[Saved data entries]
-- Opening Marker --
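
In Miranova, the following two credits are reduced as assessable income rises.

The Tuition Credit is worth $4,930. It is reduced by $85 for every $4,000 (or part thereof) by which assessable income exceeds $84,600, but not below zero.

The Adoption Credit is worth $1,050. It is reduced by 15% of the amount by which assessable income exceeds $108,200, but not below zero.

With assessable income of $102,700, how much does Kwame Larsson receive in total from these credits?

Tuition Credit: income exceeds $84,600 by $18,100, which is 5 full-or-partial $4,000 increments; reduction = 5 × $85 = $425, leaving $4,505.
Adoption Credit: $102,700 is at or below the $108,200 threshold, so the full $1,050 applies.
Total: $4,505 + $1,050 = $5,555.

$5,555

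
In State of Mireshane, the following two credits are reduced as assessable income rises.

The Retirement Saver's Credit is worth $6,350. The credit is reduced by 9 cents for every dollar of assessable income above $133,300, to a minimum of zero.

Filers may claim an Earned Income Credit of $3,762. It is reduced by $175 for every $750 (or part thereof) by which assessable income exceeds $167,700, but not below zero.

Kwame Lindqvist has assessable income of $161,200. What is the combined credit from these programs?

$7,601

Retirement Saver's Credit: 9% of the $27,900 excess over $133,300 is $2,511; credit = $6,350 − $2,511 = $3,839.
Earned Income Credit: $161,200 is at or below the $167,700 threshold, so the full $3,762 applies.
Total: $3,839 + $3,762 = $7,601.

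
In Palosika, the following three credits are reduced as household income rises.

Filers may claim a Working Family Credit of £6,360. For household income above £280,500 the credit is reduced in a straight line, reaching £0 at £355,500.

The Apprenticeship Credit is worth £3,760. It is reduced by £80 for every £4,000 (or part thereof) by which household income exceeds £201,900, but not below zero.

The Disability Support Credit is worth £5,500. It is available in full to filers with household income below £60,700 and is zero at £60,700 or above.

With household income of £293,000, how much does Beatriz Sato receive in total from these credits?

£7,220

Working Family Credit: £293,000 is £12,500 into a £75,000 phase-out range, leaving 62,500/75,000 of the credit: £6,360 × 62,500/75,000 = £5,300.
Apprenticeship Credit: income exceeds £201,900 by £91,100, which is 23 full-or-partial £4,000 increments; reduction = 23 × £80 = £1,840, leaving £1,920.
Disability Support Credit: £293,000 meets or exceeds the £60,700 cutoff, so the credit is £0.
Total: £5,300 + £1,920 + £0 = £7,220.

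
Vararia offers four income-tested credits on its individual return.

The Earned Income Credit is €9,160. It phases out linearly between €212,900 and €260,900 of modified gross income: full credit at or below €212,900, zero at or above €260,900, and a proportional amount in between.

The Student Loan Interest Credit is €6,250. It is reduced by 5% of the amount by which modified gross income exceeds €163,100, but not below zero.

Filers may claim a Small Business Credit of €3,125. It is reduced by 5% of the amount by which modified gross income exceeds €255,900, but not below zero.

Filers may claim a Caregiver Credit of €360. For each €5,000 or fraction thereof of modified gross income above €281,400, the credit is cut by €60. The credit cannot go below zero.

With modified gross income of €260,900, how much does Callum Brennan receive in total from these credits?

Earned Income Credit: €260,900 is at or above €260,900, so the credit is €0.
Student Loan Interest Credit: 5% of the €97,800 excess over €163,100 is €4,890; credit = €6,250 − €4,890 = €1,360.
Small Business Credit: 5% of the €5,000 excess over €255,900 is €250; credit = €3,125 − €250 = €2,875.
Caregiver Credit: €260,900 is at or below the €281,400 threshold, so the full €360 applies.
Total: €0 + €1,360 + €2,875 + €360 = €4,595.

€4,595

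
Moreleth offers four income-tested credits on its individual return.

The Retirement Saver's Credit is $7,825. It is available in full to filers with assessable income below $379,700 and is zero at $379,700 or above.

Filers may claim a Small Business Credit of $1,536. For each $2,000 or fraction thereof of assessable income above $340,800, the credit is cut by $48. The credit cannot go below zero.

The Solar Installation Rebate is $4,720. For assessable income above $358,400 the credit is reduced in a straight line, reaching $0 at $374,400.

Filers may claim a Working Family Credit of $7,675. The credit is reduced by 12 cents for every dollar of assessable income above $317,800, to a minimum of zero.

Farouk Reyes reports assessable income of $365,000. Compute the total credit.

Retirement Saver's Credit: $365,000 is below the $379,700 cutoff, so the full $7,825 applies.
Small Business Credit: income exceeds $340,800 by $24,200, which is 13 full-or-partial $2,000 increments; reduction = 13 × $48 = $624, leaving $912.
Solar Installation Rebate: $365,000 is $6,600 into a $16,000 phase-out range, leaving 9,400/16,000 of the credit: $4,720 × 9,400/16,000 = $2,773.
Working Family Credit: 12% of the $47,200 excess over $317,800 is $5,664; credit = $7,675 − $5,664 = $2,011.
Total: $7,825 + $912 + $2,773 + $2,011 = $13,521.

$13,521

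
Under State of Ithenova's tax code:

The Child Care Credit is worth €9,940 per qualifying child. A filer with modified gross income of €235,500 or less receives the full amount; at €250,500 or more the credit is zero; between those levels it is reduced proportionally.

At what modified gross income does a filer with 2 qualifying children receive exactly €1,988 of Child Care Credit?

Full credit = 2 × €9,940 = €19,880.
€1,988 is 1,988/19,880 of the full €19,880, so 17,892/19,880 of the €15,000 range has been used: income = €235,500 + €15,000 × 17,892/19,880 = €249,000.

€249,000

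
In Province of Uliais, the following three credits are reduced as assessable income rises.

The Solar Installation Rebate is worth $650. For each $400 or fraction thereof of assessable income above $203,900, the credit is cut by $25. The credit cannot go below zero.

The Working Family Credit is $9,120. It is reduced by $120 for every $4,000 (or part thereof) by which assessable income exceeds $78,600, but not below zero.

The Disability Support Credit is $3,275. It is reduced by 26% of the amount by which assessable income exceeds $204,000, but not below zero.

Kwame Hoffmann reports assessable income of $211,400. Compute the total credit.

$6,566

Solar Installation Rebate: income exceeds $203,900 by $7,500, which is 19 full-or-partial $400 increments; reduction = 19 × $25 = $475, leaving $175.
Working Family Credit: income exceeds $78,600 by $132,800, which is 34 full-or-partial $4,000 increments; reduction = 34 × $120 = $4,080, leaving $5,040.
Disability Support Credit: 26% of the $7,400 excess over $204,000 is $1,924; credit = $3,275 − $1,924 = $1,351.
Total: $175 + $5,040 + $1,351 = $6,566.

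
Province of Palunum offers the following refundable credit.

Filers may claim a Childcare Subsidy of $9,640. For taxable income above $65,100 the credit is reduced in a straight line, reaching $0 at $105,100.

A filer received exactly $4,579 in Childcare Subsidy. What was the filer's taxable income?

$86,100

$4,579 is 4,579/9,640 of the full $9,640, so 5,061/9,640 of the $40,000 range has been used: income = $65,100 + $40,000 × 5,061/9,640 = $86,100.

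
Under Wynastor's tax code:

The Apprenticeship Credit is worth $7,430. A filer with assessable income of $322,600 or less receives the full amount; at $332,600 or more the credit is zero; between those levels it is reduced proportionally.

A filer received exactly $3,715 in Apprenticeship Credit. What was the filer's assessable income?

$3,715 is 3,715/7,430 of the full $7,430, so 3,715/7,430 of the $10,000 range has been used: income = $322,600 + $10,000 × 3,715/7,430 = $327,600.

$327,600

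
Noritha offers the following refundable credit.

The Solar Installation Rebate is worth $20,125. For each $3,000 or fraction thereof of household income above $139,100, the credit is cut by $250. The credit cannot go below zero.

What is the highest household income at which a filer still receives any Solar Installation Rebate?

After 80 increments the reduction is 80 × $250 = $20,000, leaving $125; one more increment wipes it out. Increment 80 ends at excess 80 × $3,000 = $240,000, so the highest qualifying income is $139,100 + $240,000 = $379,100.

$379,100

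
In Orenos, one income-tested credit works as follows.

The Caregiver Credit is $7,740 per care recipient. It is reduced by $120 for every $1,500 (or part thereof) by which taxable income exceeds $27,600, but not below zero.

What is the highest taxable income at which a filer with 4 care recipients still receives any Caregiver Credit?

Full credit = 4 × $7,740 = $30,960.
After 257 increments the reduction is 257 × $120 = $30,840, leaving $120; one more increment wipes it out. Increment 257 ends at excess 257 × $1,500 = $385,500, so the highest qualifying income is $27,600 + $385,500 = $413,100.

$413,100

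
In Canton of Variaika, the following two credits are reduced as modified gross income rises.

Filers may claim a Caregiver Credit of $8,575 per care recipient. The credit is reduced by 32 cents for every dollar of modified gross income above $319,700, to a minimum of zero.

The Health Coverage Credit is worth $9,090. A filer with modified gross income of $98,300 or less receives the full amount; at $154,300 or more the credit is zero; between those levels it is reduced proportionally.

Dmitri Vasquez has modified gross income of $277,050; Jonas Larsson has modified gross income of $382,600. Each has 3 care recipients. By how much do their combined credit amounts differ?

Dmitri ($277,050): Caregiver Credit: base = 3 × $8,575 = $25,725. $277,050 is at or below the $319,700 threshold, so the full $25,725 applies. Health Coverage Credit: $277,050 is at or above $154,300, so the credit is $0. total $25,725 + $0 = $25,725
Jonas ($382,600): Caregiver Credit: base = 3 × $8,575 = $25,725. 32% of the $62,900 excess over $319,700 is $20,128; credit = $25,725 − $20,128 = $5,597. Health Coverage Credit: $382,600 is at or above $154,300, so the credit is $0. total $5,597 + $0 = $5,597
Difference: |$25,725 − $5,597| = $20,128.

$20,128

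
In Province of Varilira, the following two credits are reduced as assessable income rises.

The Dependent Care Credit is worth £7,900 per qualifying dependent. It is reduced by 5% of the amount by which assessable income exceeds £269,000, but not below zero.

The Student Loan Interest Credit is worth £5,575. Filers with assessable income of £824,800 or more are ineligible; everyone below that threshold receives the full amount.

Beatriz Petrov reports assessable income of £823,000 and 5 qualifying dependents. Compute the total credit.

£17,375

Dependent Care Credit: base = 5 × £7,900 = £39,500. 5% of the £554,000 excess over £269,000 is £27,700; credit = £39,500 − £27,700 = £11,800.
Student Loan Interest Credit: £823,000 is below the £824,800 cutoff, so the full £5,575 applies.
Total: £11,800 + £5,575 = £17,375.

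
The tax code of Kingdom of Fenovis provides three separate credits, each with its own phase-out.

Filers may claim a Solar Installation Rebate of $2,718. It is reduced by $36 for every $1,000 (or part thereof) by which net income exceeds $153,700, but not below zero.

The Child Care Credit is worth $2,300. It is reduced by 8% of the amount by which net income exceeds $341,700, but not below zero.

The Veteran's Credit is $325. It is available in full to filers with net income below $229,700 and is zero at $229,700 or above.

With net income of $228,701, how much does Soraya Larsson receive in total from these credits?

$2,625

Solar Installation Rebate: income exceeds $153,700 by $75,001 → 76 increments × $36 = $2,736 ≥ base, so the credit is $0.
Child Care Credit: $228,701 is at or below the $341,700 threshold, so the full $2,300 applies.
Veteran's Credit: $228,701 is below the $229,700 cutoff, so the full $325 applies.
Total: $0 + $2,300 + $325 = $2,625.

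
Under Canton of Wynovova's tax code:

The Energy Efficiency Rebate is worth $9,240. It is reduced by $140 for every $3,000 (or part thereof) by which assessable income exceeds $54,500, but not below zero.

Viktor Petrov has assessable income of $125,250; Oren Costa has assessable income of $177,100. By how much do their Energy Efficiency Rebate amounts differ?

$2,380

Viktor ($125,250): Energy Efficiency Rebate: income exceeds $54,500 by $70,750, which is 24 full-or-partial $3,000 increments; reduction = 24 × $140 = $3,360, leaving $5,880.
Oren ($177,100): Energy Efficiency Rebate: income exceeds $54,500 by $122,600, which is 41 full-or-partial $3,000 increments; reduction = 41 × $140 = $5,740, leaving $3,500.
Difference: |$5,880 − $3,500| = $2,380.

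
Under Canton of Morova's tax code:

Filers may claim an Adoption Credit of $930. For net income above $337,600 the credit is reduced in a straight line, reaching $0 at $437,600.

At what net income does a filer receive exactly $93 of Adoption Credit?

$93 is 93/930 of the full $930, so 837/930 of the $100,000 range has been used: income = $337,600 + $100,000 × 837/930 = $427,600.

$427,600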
-- Closing Marker --
• [Required work] Search the entries for the word "straight", then list each line that holds it.

• [Response area]
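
Filers may claim a Working Family Credit of £6,360. For household income above £280,500 the credit is reduced in a straight line, reaching £0 at £355,500.
The Solar Installation Rebate is $4,720. For assessable income above $358,400 the credit is reduced in a straight line, reaching $0 at $374,400.
Filers may claim a Childcare Subsidy of $9,640. For taxable income above $65,100 the credit is reduced in a straight line, reaching $0 at $105,100.
Filers may claim an Adoption Credit of $930. For net income above $337,600 the credit is reduced in a straight line, reaching $0 at $437,600.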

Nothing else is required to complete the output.